_ASSIGNMENT_
Exactly the lines from the one with "Two players play" to the end of the entries should appear in your answer, retyped word for word.

☆ ☆ ☆ ☆ ☆

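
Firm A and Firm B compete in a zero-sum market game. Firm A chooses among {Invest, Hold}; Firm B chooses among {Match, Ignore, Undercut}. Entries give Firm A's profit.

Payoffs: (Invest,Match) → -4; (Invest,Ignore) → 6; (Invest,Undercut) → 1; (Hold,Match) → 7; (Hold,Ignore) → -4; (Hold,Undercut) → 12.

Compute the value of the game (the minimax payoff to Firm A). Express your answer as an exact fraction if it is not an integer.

26/21

Row minima: Invest → -4, Hold → -4; maximin = -4.
Column maxima: Match → 7, Ignore → 6, Undercut → 12; minimax = 6.
-4 ≠ 6, so there is no saddle point; optimal play is mixed.
Undercut is strictly dominated by Match (it gives Firm A strictly more in every row), so Firm B never plays it.
On the remaining 2×2 (Invest, Hold vs Match, Ignore):
Let Firm A play Invest with probability p. Expected payoff against Match: (-4)p + 7(1−p) = −11p + 7; against Ignore: 6p + (-4)(1−p) = 10p − 4.
Setting these equal: −11p + 7 = 10p − 4 ⇒ −21p = -11 ⇒ p = 11/21, and the value is (-11)·(11/21) + 7 = 26/21.
For Firm B: with q = P(Match), equating Invest's and Hold's payoffs gives −10q + 6 = 11q − 4 ⇒ q = 10/21.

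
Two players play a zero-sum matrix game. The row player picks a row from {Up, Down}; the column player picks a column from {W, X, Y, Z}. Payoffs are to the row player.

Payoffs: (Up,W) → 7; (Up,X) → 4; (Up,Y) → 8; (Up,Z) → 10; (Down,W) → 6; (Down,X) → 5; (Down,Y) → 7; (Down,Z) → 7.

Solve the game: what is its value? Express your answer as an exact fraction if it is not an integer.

5

Row minima: Up → 4, Down → 5; maximin = 5.
Column maxima: W → 7, X → 5, Y → 8, Z → 10; minimax = 5.
Since maximin = minimax = 5, there is a saddle point and the value is 5.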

☆ ☆ ☆ ☆ ☆

_TASK ANSWER_
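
Two players play a zero-sum matrix game. The row player picks a row from {Up, Down}; the column player picks a column from {W, X, Y, Z}. Payoffs are to the row player.

Payoffs: (Up,W) → 7; (Up,X) → 4; (Up,Y) → 8; (Up,Z) → 10; (Down,W) → 6; (Down,X) → 5; (Down,Y) → 7; (Down,Z) → 7.

Solve the game: what is its value? Express your answer as an exact fraction if it is not an integer.

5

Row minima: Up → 4, Down → 5; maximin = 5.
Column maxima: W → 7, X → 5, Y → 8, Z → 10; minimax = 5.
Since maximin = minimax = 5, there is a saddle point and the value is 5.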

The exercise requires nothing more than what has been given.